Exercise objective: Copy exactly the lines of the data below that run from the line holding "Let -2*F(O) = O. What is (58² + F(5)) + 339?" through the line holding "Answer: -1188", both ends included.
───
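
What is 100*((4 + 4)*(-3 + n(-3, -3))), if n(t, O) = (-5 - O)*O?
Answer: 2400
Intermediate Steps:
n(t, O) = O*(-5 - O)
100*((4 + 4)*(-3 + n(-3, -3))) = 100*((4 + 4)*(-3 - 1*(-3)*(5 - 3))) = 100*(8*(-3 - 1*(-3)*2)) = 100*(8*(-3 + 6)) = 100*(8*3) = 100*24 = 2400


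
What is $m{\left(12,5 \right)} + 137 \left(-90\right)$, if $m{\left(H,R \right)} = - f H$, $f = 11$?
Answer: $-12462$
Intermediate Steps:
$m{\left(H,R \right)} = - 11 H$
$m{\left(12,5 \right)} + 137 \left(-90\right) = \left(-11\right) 12 + 137 \left(-90\right) = -132 - 12330 = -12462$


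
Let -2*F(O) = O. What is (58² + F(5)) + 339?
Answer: 7401/2 ≈ 3700.5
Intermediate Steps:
F(O) = -O/2
(58² + F(5)) + 339 = (58² - ½*5) + 339 = (3364 - 5/2) + 339 = 6723/2 + 339 = 7401/2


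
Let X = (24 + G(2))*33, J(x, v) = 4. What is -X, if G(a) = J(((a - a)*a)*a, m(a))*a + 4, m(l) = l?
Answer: -1188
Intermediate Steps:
G(a) = 4 + 4*a (G(a) = 4*a + 4 = 4 + 4*a)
X = 1188 (X = (24 + (4 + 4*2))*33 = (24 + (4 + 8))*33 = (24 + 12)*33 = 36*33 = 1188)
-X = -1*1188 = -1188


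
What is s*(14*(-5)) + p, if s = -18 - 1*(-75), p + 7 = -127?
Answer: -4124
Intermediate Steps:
p = -134 (p = -7 - 127 = -134)
s = 57 (s = -18 + 75 = 57)
s*(14*(-5)) + p = 57*(14*(-5)) - 134 = 57*(-70) - 134 = -3990 - 134 = -4124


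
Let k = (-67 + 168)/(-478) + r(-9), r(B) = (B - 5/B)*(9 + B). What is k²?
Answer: 10201/228484 ≈ 0.044646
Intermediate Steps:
r(B) = (9 + B)*(B - 5/B)
k = -101/478 (k = (-67 + 168)/(-478) + (-5 + (-9)² - 45/(-9) + 9*(-9)) = 101*(-1/478) + (-5 + 81 - 45*(-⅑) - 81) = -101/478 + (-5 + 81 + 5 - 81) = -101/478 + 0 = -101/478 ≈ -0.21130)
k² = (-101/478)² = 10201/228484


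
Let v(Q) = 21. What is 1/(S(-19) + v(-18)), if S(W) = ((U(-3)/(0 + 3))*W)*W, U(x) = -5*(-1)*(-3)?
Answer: -1/1784 ≈ -0.00056054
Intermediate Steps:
U(x) = -15 (U(x) = 5*(-3) = -15)
S(W) = -5*W² (S(W) = ((-15/(0 + 3))*W)*W = ((-15/3)*W)*W = ((-15*⅓)*W)*W = (-5*W)*W = -5*W²)
1/(S(-19) + v(-18)) = 1/(-5*(-19)² + 21) = 1/(-5*361 + 21) = 1/(-1805 + 21) = 1/(-1784) = -1/1784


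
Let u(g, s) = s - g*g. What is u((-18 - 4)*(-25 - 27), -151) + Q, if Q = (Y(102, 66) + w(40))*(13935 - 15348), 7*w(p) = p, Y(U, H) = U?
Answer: -10227611/7 ≈ -1.4611e+6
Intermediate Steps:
w(p) = p/7
u(g, s) = s - g²
Q = -1065402/7 (Q = (102 + (⅐)*40)*(13935 - 15348) = (102 + 40/7)*(-1413) = (754/7)*(-1413) = -1065402/7 ≈ -1.5220e+5)
u((-18 - 4)*(-25 - 27), -151) + Q = (-151 - ((-18 - 4)*(-25 - 27))²) - 1065402/7 = (-151 - (-22*(-52))²) - 1065402/7 = (-151 - 1*1144²) - 1065402/7 = (-151 - 1*1308736) - 1065402/7 = (-151 - 1308736) - 1065402/7 = -1308887 - 1065402/7 = -10227611/7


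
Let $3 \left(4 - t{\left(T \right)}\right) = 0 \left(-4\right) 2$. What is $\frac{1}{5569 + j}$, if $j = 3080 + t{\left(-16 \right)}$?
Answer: $\frac{1}{8653} \approx 0.00011557$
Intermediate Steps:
$t{\left(T \right)} = 4$ ($t{\left(T \right)} = 4 - \frac{0 \left(-4\right) 2}{3} = 4 - \frac{0 \cdot 2}{3} = 4 - 0 = 4 + 0 = 4$)
$j = 3084$ ($j = 3080 + 4 = 3084$)
$\frac{1}{5569 + j} = \frac{1}{5569 + 3084} = \frac{1}{8653}$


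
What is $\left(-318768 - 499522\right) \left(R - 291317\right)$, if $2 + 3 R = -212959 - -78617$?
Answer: $\frac{825077715550}{3} \approx 2.7503 \cdot 10^{11}$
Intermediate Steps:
$R = - \frac{134344}{3}$ ($R = - \frac{2}{3} + \frac{-212959 - -78617}{3} = - \frac{2}{3} + \frac{-212959 + 78617}{3} = - \frac{2}{3} + \frac{1}{3} \left(-134342\right) = - \frac{2}{3} - \frac{134342}{3} = - \frac{134344}{3} \approx -44781.0$)
$\left(-318768 - 499522\right) \left(R - 291317\right) = \left(-318768 - 499522\right) \left(- \frac{134344}{3} - 291317\right) = \left(-818290\right) \left(- \frac{1008295}{3}\right) = \frac{825077715550}{3}$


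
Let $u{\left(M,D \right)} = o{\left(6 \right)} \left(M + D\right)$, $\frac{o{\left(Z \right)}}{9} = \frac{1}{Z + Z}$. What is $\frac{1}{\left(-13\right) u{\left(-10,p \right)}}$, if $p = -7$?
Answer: $\frac{4}{663} \approx 0.0060332$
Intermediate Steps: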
───
The answer:
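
Let -2*F(O) = O. What is (58² + F(5)) + 339?
Answer: 7401/2 ≈ 3700.5
Intermediate Steps:
F(O) = -O/2
(58² + F(5)) + 339 = (58² - ½*5) + 339 = (3364 - 5/2) + 339 = 6723/2 + 339 = 7401/2


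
Let X = (24 + G(2))*33, J(x, v) = 4. What is -X, if G(a) = J(((a - a)*a)*a, m(a))*a + 4, m(l) = l?
Answer: -1188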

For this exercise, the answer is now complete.